SOURCE DATA Start Marker

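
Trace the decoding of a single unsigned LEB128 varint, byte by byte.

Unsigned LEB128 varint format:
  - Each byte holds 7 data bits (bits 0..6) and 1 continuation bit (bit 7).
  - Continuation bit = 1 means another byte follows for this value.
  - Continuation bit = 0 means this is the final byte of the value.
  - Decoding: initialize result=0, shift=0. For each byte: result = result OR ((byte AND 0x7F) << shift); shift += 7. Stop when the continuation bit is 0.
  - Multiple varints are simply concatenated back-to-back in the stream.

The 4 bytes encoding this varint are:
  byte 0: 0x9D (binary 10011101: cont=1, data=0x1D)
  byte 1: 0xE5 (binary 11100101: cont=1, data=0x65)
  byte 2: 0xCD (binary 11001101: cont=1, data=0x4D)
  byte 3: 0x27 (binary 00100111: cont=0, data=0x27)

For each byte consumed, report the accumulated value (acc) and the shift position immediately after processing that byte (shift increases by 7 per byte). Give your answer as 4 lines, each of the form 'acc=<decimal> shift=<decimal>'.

Answer: acc=29 shift=7
acc=12957 shift=14
acc=1274525 shift=21
acc=83063453 shift=28

Derivation:
byte 0=0x9D: payload=0x1D=29, contrib = 29<<0 = 29; acc -> 29, shift -> 7
byte 1=0xE5: payload=0x65=101, contrib = 101<<7 = 12928; acc -> 12957, shift -> 14
byte 2=0xCD: payload=0x4D=77, contrib = 77<<14 = 1261568; acc -> 1274525, shift -> 21
byte 3=0x27: payload=0x27=39, contrib = 39<<21 = 81788928; acc -> 83063453, shift -> 28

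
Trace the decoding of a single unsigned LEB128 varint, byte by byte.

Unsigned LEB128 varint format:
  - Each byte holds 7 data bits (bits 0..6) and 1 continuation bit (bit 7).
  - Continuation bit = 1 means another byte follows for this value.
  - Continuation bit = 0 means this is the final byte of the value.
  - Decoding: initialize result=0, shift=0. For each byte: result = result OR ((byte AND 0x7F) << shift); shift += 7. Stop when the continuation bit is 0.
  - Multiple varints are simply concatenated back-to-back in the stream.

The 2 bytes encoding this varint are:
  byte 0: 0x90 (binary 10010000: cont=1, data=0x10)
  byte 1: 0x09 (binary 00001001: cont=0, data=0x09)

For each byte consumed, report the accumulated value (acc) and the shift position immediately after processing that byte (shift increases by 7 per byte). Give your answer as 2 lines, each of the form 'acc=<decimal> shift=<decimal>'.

Answer: acc=16 shift=7
acc=1168 shift=14

Derivation:
byte 0=0x90: payload=0x10=16, contrib = 16<<0 = 16; acc -> 16, shift -> 7
byte 1=0x09: payload=0x09=9, contrib = 9<<7 = 1152; acc -> 1168, shift -> 14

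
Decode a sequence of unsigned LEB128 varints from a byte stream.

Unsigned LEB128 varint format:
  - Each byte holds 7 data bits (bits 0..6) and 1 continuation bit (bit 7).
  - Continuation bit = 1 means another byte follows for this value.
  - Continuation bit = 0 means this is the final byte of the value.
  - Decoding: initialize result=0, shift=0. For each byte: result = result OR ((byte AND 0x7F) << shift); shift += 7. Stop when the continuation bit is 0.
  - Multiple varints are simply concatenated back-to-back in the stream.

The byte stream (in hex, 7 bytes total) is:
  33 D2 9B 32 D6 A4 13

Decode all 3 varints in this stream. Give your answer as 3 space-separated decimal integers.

  byte[0]=0x33 cont=0 payload=0x33=51: acc |= 51<<0 -> acc=51 shift=7 [end]
Varint 1: bytes[0:1] = 33 -> value 51 (1 byte(s))
  byte[1]=0xD2 cont=1 payload=0x52=82: acc |= 82<<0 -> acc=82 shift=7
  byte[2]=0x9B cont=1 payload=0x1B=27: acc |= 27<<7 -> acc=3538 shift=14
  byte[3]=0x32 cont=0 payload=0x32=50: acc |= 50<<14 -> acc=822738 shift=21 [end]
Varint 2: bytes[1:4] = D2 9B 32 -> value 822738 (3 byte(s))
  byte[4]=0xD6 cont=1 payload=0x56=86: acc |= 86<<0 -> acc=86 shift=7
  byte[5]=0xA4 cont=1 payload=0x24=36: acc |= 36<<7 -> acc=4694 shift=14
  byte[6]=0x13 cont=0 payload=0x13=19: acc |= 19<<14 -> acc=315990 shift=21 [end]
Varint 3: bytes[4:7] = D6 A4 13 -> value 315990 (3 byte(s))

Answer: 51 822738 315990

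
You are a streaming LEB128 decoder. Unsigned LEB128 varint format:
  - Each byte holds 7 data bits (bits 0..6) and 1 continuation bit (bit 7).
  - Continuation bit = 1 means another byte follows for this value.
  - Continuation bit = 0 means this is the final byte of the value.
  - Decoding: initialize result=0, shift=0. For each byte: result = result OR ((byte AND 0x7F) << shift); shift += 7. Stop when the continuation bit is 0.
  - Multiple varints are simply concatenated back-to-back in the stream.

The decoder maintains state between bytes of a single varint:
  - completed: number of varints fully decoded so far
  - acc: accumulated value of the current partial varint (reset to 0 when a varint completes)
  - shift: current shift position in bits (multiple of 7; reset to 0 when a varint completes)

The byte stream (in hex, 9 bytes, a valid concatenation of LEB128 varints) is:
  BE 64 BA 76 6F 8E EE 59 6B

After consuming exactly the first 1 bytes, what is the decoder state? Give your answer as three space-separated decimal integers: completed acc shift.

byte[0]=0xBE cont=1 payload=0x3E: acc |= 62<<0 -> completed=0 acc=62 shift=7

Answer: 0 62 7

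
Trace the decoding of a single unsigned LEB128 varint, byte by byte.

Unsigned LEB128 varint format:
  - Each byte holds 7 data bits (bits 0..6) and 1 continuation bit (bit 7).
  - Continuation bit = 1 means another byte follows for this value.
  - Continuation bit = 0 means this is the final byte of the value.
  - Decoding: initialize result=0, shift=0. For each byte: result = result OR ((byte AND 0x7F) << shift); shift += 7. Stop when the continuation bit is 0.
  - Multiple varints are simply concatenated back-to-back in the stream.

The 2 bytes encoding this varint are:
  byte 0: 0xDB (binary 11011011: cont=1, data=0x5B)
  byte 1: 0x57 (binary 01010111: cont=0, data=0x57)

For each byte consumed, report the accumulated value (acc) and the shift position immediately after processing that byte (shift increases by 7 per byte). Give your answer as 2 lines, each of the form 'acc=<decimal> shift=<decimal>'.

Answer: acc=91 shift=7
acc=11227 shift=14

Derivation:
byte 0=0xDB: payload=0x5B=91, contrib = 91<<0 = 91; acc -> 91, shift -> 7
byte 1=0x57: payload=0x57=87, contrib = 87<<7 = 11136; acc -> 11227, shift -> 14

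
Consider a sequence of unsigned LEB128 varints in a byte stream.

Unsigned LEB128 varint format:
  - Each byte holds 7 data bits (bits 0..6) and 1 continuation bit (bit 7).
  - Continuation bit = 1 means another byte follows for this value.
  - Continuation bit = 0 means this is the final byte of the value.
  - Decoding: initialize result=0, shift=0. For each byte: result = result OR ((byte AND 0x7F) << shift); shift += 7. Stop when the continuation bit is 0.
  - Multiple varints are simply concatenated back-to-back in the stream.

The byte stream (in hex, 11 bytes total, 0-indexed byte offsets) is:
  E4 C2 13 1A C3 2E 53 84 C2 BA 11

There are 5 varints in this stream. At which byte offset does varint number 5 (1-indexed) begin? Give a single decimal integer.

Answer: 7

Derivation:
  byte[0]=0xE4 cont=1 payload=0x64=100: acc |= 100<<0 -> acc=100 shift=7
  byte[1]=0xC2 cont=1 payload=0x42=66: acc |= 66<<7 -> acc=8548 shift=14
  byte[2]=0x13 cont=0 payload=0x13=19: acc |= 19<<14 -> acc=319844 shift=21 [end]
Varint 1: bytes[0:3] = E4 C2 13 -> value 319844 (3 byte(s))
  byte[3]=0x1A cont=0 payload=0x1A=26: acc |= 26<<0 -> acc=26 shift=7 [end]
Varint 2: bytes[3:4] = 1A -> value 26 (1 byte(s))
  byte[4]=0xC3 cont=1 payload=0x43=67: acc |= 67<<0 -> acc=67 shift=7
  byte[5]=0x2E cont=0 payload=0x2E=46: acc |= 46<<7 -> acc=5955 shift=14 [end]
Varint 3: bytes[4:6] = C3 2E -> value 5955 (2 byte(s))
  byte[6]=0x53 cont=0 payload=0x53=83: acc |= 83<<0 -> acc=83 shift=7 [end]
Varint 4: bytes[6:7] = 53 -> value 83 (1 byte(s))
  byte[7]=0x84 cont=1 payload=0x04=4: acc |= 4<<0 -> acc=4 shift=7
  byte[8]=0xC2 cont=1 payload=0x42=66: acc |= 66<<7 -> acc=8452 shift=14
  byte[9]=0xBA cont=1 payload=0x3A=58: acc |= 58<<14 -> acc=958724 shift=21
  byte[10]=0x11 cont=0 payload=0x11=17: acc |= 17<<21 -> acc=36610308 shift=28 [end]
Varint 5: bytes[7:11] = 84 C2 BA 11 -> value 36610308 (4 byte(s))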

SOURCE DATA End Marker

Once the line that contains "E4 C2 13 1A C3 2E 53 84 C2 BA 11" is found, please give it again exactly, along with each line that comes after it, through the last line of the entries.

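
  E4 C2 13 1A C3 2E 53 84 C2 BA 11

There are 5 varints in this stream. At which byte offset does varint number 5 (1-indexed) begin? Give a single decimal integer.

Answer: 7

Derivation:
  byte[0]=0xE4 cont=1 payload=0x64=100: acc |= 100<<0 -> acc=100 shift=7
  byte[1]=0xC2 cont=1 payload=0x42=66: acc |= 66<<7 -> acc=8548 shift=14
  byte[2]=0x13 cont=0 payload=0x13=19: acc |= 19<<14 -> acc=319844 shift=21 [end]
Varint 1: bytes[0:3] = E4 C2 13 -> value 319844 (3 byte(s))
  byte[3]=0x1A cont=0 payload=0x1A=26: acc |= 26<<0 -> acc=26 shift=7 [end]
Varint 2: bytes[3:4] = 1A -> value 26 (1 byte(s))
  byte[4]=0xC3 cont=1 payload=0x43=67: acc |= 67<<0 -> acc=67 shift=7
  byte[5]=0x2E cont=0 payload=0x2E=46: acc |= 46<<7 -> acc=5955 shift=14 [end]
Varint 3: bytes[4:6] = C3 2E -> value 5955 (2 byte(s))
  byte[6]=0x53 cont=0 payload=0x53=83: acc |= 83<<0 -> acc=83 shift=7 [end]
Varint 4: bytes[6:7] = 53 -> value 83 (1 byte(s))
  byte[7]=0x84 cont=1 payload=0x04=4: acc |= 4<<0 -> acc=4 shift=7
  byte[8]=0xC2 cont=1 payload=0x42=66: acc |= 66<<7 -> acc=8452 shift=14
  byte[9]=0xBA cont=1 payload=0x3A=58: acc |= 58<<14 -> acc=958724 shift=21
  byte[10]=0x11 cont=0 payload=0x11=17: acc |= 17<<21 -> acc=36610308 shift=28 [end]
Varint 5: bytes[7:11] = 84 C2 BA 11 -> value 36610308 (4 byte(s))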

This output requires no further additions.